■ **Instructions to follow**:
The data must be given again in full, with no line altered.
[Given data]
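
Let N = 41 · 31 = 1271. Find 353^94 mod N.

59

Mod 41: 353 ≡ 25; by Fermat, exponent reduces to 94 mod 40 = 14; 25^14 ≡ 18 (mod 41).
Mod 31: 353 ≡ 12; by Fermat, exponent reduces to 94 mod 30 = 4; 12^4 ≡ 28 (mod 31).
Combine by CRT: x ≡ 18 (mod 41), x ≡ 28 (mod 31) ⇒ x ≡ 59 (mod 1271).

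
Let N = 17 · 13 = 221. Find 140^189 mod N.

Mod 17: 140 ≡ 4; by Fermat, exponent reduces to 189 mod 16 = 13; 4^13 ≡ 4 (mod 17).
Mod 13: 140 ≡ 10; by Fermat, exponent reduces to 189 mod 12 = 9; 10^9 ≡ 12 (mod 13).
Combine by CRT: x ≡ 4 (mod 17), x ≡ 12 (mod 13) ⇒ x ≡ 38 (mod 221).

38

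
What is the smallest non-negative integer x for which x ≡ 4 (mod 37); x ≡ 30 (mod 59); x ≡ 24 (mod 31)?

From x ≡ 4 (mod 37) write x = 4 + 37t. Substituting into x ≡ 30 (mod 59) gives 37t ≡ 26 (mod 59), and since 37⁻¹ ≡ 8 (mod 59), t ≡ 31. Hence x ≡ 4 + 37·31 = 1151 (mod 2183).
From x ≡ 1151 (mod 2183) write x = 1151 + 2183t. Substituting into x ≡ 24 (mod 31) gives 2183t ≡ 20 (mod 31), and since 13⁻¹ ≡ 12 (mod 31), t ≡ 23. Hence x ≡ 1151 + 2183·23 = 51360 (mod 67673).

51360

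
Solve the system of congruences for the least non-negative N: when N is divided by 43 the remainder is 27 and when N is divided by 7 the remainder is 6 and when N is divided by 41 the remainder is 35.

7251

The moduli are pairwise coprime; M = 43·7·41 = 12341.
M/43 = 287; 287 ≡ 29 (mod 43); 29·3 ≡ 1, so inverse 3.
M/7 = 1763; 1763 ≡ 6 (mod 7); 6·6 ≡ 1, so inverse 6.
M/41 = 301; 301 ≡ 14 (mod 41); 14·3 ≡ 1, so inverse 3.
N ≡ 27·287·3 + 6·1763·6 + 35·301·3 = 118320.
118320 mod 12341 = 7251.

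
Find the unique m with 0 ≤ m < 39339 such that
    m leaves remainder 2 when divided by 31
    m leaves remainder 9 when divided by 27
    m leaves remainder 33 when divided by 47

The moduli are pairwise coprime; N = 31·27·47 = 39339.
N/31 = 1269; 1269 ≡ 29 (mod 31); 29·15 ≡ 1, so inverse 15.
N/27 = 1457; 1457 ≡ 26 (mod 27); 26·26 ≡ 1, so inverse 26.
N/47 = 837; 837 ≡ 38 (mod 47); 38·26 ≡ 1, so inverse 26.
m ≡ 2·1269·15 + 9·1457·26 + 33·837·26 = 1097154.
1097154 mod 39339 = 35001.

35001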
[/Given data]
■ **Task output**:
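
Let N = 41 · 31 = 1271. Find 353^94 mod N.

59

Mod 41: 353 ≡ 25; by Fermat, exponent reduces to 94 mod 40 = 14; 25^14 ≡ 18 (mod 41).
Mod 31: 353 ≡ 12; by Fermat, exponent reduces to 94 mod 30 = 4; 12^4 ≡ 28 (mod 31).
Combine by CRT: x ≡ 18 (mod 41), x ≡ 28 (mod 31) ⇒ x ≡ 59 (mod 1271).

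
Let N = 17 · 13 = 221. Find 140^189 mod N.

Mod 17: 140 ≡ 4; by Fermat, exponent reduces to 189 mod 16 = 13; 4^13 ≡ 4 (mod 17).
Mod 13: 140 ≡ 10; by Fermat, exponent reduces to 189 mod 12 = 9; 10^9 ≡ 12 (mod 13).
Combine by CRT: x ≡ 4 (mod 17), x ≡ 12 (mod 13) ⇒ x ≡ 38 (mod 221).

38

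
What is the smallest non-negative integer x for which x ≡ 4 (mod 37); x ≡ 30 (mod 59); x ≡ 24 (mod 31)?

From x ≡ 4 (mod 37) write x = 4 + 37t. Substituting into x ≡ 30 (mod 59) gives 37t ≡ 26 (mod 59), and since 37⁻¹ ≡ 8 (mod 59), t ≡ 31. Hence x ≡ 4 + 37·31 = 1151 (mod 2183).
From x ≡ 1151 (mod 2183) write x = 1151 + 2183t. Substituting into x ≡ 24 (mod 31) gives 2183t ≡ 20 (mod 31), and since 13⁻¹ ≡ 12 (mod 31), t ≡ 23. Hence x ≡ 1151 + 2183·23 = 51360 (mod 67673).

51360

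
Solve the system of congruences for the least non-negative N: when N is divided by 43 the remainder is 27 and when N is divided by 7 the remainder is 6 and when N is divided by 41 the remainder is 35.

7251

The moduli are pairwise coprime; M = 43·7·41 = 12341.
M/43 = 287; 287 ≡ 29 (mod 43); 29·3 ≡ 1, so inverse 3.
M/7 = 1763; 1763 ≡ 6 (mod 7); 6·6 ≡ 1, so inverse 6.
M/41 = 301; 301 ≡ 14 (mod 41); 14·3 ≡ 1, so inverse 3.
N ≡ 27·287·3 + 6·1763·6 + 35·301·3 = 118320.
118320 mod 12341 = 7251.

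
Find the unique m with 0 ≤ m < 39339 such that
    m leaves remainder 2 when divided by 31
    m leaves remainder 9 when divided by 27
    m leaves remainder 33 when divided by 47

The moduli are pairwise coprime; N = 31·27·47 = 39339.
N/31 = 1269; 1269 ≡ 29 (mod 31); 29·15 ≡ 1, so inverse 15.
N/27 = 1457; 1457 ≡ 26 (mod 27); 26·26 ≡ 1, so inverse 26.
N/47 = 837; 837 ≡ 38 (mod 47); 38·26 ≡ 1, so inverse 26.
m ≡ 2·1269·15 + 9·1457·26 + 33·837·26 = 1097154.
1097154 mod 39339 = 35001.

35001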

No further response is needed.